Items listed in a dataset:
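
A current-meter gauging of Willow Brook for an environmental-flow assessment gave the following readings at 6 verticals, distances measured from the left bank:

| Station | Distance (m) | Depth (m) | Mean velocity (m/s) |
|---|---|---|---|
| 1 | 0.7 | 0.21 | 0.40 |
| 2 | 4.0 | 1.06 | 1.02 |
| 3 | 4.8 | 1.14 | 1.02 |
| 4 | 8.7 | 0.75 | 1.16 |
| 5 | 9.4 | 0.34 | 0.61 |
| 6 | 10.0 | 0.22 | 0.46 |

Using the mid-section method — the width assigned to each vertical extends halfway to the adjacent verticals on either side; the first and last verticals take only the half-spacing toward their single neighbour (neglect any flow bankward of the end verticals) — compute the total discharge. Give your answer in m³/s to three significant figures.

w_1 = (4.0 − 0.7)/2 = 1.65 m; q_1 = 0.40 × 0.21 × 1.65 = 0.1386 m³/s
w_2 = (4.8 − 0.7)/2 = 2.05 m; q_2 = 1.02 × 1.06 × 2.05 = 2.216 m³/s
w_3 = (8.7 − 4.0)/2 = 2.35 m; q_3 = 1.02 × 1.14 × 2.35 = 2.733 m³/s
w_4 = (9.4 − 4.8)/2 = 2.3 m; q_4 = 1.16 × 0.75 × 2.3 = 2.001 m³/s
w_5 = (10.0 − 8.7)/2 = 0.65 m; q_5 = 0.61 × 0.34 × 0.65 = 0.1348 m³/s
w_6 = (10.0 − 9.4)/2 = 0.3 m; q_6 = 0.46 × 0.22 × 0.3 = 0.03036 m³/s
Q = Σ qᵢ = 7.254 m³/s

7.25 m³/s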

- ACTIVITY
Copy every record again, keeping each word unchanged.

- WRITTEN SOLUTION
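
A current-meter gauging of Willow Brook for an environmental-flow assessment gave the following readings at 6 verticals, distances measured from the left bank:

| Station | Distance (m) | Depth (m) | Mean velocity (m/s) |
|---|---|---|---|
| 1 | 0.7 | 0.21 | 0.40 |
| 2 | 4.0 | 1.06 | 1.02 |
| 3 | 4.8 | 1.14 | 1.02 |
| 4 | 8.7 | 0.75 | 1.16 |
| 5 | 9.4 | 0.34 | 0.61 |
| 6 | 10.0 | 0.22 | 0.46 |

Using the mid-section method — the width assigned to each vertical extends halfway to the adjacent verticals on either side; the first and last verticals take only the half-spacing toward their single neighbour (neglect any flow bankward of the end verticals) — compute the total discharge. Give your answer in m³/s to three significant figures.

w_1 = (4.0 − 0.7)/2 = 1.65 m; q_1 = 0.40 × 0.21 × 1.65 = 0.1386 m³/s
w_2 = (4.8 − 0.7)/2 = 2.05 m; q_2 = 1.02 × 1.06 × 2.05 = 2.216 m³/s
w_3 = (8.7 − 4.0)/2 = 2.35 m; q_3 = 1.02 × 1.14 × 2.35 = 2.733 m³/s
w_4 = (9.4 − 4.8)/2 = 2.3 m; q_4 = 1.16 × 0.75 × 2.3 = 2.001 m³/s
w_5 = (10.0 − 8.7)/2 = 0.65 m; q_5 = 0.61 × 0.34 × 0.65 = 0.1348 m³/s
w_6 = (10.0 − 9.4)/2 = 0.3 m; q_6 = 0.46 × 0.22 × 0.3 = 0.03036 m³/s
Q = Σ qᵢ = 7.254 m³/s

7.25 m³/s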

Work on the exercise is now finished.